==== Exercise input ====

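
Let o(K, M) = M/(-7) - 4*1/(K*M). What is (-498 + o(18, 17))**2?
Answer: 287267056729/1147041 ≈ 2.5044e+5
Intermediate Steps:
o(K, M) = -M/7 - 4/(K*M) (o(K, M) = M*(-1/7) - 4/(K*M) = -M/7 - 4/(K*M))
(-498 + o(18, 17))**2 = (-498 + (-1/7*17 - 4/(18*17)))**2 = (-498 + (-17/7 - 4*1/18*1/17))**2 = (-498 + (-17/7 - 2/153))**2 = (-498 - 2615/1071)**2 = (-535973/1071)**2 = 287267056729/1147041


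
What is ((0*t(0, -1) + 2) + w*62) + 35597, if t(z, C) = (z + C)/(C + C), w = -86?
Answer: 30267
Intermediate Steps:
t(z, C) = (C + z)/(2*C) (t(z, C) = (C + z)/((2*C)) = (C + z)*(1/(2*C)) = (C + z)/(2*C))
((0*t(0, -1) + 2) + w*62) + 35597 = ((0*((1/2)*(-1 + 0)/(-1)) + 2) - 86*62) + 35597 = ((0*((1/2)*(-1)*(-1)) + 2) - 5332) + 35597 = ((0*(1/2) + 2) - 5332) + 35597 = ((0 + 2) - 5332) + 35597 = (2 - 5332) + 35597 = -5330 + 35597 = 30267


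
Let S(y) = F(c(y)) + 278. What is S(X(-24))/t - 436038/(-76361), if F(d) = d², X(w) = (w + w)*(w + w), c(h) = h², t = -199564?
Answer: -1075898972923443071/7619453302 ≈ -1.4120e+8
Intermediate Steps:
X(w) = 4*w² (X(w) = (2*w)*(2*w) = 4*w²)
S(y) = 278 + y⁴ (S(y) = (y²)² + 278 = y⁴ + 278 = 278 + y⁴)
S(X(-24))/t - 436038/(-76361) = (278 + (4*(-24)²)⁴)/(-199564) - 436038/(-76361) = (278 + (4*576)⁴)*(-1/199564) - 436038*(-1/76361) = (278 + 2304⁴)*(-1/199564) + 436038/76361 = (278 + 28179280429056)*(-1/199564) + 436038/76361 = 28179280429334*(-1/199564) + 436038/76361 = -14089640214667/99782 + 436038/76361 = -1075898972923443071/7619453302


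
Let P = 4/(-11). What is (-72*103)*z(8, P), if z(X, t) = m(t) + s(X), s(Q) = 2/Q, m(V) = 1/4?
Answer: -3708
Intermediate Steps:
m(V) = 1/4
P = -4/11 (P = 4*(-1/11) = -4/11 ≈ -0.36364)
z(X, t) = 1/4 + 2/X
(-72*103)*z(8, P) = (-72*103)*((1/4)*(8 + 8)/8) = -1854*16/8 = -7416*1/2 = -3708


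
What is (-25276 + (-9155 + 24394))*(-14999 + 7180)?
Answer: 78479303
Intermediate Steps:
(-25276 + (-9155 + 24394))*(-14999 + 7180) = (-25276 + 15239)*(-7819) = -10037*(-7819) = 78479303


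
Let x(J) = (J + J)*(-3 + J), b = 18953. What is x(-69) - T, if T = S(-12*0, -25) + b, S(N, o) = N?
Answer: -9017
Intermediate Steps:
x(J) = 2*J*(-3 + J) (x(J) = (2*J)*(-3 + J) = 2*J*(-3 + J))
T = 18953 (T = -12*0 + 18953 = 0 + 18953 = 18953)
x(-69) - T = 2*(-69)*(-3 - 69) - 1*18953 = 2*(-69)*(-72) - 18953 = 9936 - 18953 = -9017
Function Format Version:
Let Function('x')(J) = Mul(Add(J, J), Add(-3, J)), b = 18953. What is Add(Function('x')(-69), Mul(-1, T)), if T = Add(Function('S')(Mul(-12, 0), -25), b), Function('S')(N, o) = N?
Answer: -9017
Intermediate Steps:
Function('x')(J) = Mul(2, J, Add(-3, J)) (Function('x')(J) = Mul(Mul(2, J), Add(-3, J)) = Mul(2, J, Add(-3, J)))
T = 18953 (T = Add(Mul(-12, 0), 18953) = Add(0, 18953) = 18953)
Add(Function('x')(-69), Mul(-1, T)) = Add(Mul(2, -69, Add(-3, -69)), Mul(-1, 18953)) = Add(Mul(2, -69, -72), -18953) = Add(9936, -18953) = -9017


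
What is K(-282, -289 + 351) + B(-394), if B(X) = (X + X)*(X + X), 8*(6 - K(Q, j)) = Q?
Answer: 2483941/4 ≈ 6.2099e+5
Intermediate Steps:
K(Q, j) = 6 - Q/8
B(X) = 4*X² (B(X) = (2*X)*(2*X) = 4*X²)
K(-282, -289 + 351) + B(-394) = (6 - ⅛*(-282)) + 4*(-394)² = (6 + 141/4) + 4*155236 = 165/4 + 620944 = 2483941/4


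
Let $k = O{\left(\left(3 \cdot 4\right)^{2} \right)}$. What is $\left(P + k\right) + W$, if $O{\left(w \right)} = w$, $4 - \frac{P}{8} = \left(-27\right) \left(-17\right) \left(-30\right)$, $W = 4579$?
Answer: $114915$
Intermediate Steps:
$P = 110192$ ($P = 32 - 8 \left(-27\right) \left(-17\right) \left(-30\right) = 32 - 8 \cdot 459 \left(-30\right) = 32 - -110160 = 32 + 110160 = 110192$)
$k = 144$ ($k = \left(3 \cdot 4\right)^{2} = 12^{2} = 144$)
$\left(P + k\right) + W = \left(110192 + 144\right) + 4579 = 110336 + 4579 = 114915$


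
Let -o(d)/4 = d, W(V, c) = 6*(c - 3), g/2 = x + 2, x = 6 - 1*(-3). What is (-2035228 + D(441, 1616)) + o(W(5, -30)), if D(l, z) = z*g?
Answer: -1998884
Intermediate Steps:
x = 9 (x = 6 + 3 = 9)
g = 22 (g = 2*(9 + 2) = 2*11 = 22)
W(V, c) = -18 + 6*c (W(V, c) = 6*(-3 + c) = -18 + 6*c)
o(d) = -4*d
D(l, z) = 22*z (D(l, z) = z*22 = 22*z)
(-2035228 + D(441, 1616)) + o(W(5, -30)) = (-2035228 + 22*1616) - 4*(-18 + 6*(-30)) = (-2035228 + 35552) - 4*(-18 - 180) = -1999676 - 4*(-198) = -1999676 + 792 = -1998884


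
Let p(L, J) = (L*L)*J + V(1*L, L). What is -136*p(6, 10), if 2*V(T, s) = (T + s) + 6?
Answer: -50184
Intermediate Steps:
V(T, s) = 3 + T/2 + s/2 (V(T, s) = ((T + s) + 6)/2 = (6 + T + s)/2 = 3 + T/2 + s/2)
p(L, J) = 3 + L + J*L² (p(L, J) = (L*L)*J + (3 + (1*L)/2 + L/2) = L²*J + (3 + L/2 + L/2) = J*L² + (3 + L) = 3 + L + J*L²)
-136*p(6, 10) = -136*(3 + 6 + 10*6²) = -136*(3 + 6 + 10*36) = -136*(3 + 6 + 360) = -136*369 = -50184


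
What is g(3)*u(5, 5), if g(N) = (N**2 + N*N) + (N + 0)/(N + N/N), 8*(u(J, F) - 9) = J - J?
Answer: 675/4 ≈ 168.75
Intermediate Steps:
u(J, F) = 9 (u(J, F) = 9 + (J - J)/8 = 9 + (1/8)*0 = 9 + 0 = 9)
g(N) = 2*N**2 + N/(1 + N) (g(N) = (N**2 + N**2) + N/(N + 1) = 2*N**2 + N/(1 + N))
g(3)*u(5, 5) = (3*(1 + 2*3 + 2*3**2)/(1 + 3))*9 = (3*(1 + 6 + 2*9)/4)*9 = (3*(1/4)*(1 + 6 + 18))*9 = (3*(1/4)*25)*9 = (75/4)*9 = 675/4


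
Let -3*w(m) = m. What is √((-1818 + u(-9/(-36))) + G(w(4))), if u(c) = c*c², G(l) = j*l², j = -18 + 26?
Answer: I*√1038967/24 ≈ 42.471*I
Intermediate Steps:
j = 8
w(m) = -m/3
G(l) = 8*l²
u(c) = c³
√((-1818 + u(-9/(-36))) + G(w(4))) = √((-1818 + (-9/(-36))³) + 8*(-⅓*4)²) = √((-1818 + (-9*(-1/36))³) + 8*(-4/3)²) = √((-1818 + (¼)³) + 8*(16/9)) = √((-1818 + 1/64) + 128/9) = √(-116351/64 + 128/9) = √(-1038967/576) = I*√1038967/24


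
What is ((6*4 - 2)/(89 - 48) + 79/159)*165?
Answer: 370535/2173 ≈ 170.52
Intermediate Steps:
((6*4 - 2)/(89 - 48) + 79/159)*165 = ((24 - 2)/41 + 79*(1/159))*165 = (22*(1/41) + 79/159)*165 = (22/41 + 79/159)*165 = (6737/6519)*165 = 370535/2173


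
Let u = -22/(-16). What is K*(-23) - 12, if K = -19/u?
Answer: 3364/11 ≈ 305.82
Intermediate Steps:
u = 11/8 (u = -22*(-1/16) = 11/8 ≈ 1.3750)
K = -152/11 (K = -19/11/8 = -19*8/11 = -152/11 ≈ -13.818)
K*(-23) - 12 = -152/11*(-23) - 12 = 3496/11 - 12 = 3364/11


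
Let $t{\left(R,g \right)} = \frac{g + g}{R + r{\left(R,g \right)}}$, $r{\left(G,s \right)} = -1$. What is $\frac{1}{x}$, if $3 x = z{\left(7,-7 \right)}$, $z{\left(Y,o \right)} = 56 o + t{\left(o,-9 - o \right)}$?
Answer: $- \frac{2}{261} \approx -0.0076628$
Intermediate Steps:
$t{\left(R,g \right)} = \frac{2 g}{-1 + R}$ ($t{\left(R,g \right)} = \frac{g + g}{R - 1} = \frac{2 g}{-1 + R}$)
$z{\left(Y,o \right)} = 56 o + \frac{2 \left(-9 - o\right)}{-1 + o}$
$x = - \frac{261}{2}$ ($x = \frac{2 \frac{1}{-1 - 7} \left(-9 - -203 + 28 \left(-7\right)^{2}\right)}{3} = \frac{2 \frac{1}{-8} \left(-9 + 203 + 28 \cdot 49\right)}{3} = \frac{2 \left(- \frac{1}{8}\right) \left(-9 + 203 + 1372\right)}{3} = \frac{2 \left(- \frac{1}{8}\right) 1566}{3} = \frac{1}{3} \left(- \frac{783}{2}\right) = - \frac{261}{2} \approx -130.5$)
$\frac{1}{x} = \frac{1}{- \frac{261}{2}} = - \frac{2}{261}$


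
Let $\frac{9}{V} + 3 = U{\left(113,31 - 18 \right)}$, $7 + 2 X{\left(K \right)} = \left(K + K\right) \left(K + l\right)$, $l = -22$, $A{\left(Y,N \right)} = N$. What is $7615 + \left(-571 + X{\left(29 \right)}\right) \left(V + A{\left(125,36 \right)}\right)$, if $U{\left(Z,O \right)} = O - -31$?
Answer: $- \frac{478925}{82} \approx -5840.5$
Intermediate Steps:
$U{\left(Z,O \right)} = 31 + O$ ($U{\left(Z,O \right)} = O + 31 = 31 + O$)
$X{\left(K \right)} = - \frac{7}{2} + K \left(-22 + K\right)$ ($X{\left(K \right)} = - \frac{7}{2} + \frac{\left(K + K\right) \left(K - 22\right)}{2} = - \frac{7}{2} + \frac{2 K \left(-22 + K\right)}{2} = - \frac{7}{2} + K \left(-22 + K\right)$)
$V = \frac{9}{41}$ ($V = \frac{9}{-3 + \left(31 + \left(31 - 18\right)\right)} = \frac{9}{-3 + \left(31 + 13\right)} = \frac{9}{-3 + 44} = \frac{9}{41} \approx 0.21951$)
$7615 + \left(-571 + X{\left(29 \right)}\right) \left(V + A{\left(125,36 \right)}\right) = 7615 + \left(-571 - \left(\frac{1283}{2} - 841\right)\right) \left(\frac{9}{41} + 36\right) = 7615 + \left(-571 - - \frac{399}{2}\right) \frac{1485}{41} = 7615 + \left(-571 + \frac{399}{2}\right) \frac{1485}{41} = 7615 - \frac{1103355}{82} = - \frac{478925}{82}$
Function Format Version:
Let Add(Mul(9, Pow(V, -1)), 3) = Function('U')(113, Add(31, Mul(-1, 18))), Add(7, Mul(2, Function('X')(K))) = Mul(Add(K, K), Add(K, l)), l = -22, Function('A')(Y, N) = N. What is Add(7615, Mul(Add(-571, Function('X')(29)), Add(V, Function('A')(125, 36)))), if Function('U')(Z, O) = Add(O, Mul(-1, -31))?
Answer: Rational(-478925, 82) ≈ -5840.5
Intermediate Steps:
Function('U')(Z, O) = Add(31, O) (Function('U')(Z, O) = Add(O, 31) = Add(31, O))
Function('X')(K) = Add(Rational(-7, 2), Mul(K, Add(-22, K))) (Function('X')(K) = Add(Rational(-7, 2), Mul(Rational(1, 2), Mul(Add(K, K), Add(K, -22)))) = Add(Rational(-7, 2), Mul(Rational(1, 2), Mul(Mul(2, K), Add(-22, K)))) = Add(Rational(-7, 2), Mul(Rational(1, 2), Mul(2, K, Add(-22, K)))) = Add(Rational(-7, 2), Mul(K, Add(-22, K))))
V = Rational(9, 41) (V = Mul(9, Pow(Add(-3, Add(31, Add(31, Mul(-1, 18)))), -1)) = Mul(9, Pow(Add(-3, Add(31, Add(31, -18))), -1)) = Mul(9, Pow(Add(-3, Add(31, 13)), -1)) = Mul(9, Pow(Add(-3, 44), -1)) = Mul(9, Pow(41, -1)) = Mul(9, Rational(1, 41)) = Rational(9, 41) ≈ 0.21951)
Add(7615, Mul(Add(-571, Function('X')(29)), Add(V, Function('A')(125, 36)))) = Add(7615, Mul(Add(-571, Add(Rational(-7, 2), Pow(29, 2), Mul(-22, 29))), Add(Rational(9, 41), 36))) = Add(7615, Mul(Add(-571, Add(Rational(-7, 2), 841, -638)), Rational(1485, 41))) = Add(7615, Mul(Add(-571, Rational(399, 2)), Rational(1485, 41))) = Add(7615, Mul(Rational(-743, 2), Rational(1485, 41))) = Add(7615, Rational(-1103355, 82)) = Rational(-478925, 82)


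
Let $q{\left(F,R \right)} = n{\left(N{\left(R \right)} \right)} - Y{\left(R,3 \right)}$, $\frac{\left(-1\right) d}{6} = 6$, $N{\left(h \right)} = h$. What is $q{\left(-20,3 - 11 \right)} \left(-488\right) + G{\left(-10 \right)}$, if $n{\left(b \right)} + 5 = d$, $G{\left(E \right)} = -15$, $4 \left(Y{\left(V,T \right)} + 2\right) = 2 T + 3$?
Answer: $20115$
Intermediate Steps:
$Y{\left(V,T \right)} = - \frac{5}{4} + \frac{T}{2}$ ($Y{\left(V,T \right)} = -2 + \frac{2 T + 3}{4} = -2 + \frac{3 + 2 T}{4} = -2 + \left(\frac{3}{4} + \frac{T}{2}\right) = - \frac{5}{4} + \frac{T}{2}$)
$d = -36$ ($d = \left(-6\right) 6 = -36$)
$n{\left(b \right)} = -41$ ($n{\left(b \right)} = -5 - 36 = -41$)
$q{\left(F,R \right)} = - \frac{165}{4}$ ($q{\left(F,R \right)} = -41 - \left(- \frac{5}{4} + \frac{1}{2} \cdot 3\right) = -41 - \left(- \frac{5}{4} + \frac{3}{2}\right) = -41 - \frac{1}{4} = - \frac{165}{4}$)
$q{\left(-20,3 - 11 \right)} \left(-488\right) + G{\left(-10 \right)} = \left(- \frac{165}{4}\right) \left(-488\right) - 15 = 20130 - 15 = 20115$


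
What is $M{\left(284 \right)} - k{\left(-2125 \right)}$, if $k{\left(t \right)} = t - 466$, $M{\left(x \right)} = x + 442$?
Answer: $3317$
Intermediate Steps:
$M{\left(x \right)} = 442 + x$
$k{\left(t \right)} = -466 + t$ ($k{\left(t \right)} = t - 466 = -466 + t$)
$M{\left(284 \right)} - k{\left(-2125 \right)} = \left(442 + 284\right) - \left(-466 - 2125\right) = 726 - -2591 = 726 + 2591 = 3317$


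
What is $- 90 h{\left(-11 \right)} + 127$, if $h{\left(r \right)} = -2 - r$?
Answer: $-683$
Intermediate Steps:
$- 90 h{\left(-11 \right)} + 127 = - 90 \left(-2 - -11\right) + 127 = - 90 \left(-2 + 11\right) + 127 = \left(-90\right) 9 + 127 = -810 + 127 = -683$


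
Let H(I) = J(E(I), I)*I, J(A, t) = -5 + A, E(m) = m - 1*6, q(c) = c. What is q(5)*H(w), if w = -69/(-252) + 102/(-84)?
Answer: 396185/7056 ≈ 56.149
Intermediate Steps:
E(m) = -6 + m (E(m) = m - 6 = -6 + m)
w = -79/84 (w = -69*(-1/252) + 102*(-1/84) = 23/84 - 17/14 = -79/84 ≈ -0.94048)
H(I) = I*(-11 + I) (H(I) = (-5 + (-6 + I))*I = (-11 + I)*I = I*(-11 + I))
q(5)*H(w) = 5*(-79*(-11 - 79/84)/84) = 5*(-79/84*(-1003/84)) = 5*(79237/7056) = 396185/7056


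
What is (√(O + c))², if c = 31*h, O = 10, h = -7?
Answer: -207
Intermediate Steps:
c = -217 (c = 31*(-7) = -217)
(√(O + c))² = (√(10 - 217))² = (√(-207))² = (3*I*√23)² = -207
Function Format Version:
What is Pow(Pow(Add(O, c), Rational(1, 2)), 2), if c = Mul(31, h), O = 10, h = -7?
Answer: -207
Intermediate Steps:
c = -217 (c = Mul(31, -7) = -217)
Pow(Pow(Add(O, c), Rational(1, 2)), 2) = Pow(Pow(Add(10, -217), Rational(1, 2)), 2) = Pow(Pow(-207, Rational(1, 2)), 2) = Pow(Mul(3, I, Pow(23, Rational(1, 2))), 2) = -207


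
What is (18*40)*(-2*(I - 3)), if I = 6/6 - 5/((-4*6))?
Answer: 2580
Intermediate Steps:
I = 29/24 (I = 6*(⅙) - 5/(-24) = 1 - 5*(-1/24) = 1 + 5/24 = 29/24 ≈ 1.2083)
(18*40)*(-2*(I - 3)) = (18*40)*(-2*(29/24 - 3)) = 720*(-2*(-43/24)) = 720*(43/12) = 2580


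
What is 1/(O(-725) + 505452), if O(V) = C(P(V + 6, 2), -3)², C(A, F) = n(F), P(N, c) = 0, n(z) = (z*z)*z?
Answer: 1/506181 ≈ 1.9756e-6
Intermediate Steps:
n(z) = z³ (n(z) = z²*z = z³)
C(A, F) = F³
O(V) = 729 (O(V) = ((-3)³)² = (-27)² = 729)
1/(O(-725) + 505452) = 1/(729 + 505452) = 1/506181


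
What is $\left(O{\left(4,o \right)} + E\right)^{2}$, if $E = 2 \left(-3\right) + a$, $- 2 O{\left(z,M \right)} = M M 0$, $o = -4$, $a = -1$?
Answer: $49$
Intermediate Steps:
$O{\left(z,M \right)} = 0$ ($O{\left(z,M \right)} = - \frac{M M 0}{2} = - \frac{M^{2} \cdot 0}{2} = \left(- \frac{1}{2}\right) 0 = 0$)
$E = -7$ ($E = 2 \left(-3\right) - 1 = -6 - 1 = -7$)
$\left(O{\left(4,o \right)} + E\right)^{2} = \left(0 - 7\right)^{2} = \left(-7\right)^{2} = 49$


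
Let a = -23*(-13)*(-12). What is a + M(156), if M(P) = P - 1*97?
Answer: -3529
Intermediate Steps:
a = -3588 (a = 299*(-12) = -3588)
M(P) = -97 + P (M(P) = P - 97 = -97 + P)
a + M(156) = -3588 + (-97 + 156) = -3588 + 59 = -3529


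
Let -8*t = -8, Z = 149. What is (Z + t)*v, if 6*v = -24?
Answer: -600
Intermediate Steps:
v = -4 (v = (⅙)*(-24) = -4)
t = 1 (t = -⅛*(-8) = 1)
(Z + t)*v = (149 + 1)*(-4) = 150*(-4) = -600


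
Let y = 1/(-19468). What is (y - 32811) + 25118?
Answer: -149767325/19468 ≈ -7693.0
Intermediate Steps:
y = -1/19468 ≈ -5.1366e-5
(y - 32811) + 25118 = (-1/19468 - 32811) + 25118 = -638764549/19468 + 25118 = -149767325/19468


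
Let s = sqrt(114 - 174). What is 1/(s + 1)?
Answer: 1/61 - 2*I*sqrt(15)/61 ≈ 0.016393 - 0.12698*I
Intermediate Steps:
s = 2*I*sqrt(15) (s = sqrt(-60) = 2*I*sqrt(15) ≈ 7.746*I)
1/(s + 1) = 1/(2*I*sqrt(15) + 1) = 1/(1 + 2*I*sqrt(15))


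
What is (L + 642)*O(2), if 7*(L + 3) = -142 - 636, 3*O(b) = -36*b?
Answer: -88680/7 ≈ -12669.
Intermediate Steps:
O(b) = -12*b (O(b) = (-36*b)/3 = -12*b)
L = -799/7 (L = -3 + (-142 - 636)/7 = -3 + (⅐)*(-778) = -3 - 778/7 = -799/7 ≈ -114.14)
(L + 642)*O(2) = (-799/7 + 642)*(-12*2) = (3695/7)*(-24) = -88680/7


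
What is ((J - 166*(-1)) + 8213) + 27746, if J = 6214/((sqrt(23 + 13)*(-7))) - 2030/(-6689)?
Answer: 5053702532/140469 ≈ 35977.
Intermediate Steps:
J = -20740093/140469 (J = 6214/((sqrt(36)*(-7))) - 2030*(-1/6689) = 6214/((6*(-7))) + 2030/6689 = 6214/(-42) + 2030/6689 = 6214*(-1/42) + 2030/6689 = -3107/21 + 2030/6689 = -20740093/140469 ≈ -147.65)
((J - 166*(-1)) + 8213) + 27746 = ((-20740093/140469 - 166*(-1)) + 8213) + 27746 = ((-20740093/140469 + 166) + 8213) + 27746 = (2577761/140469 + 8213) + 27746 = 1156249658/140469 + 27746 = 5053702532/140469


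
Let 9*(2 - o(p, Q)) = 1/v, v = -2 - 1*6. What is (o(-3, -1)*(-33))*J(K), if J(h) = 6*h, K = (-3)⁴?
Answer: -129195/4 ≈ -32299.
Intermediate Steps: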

====

* _Task description_
Set down only the lines above that fall between the line holding "Answer: 675/4 ≈ 168.75" and the line holding "Answer: I*√1038967/24 ≈ 42.471*I", inclusive, keeping each exact.

* _Solution below_
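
Answer: 675/4 ≈ 168.75
Intermediate Steps:
u(J, F) = 9 (u(J, F) = 9 + (J - J)/8 = 9 + (1/8)*0 = 9 + 0 = 9)
g(N) = 2*N**2 + N/(1 + N) (g(N) = (N**2 + N**2) + N/(N + 1) = 2*N**2 + N/(1 + N))
g(3)*u(5, 5) = (3*(1 + 2*3 + 2*3**2)/(1 + 3))*9 = (3*(1 + 6 + 2*9)/4)*9 = (3*(1/4)*(1 + 6 + 18))*9 = (3*(1/4)*25)*9 = (75/4)*9 = 675/4


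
Let -3*w(m) = m. What is √((-1818 + u(-9/(-36))) + G(w(4))), if u(c) = c*c², G(l) = j*l², j = -18 + 26?
Answer: I*√1038967/24 ≈ 42.471*I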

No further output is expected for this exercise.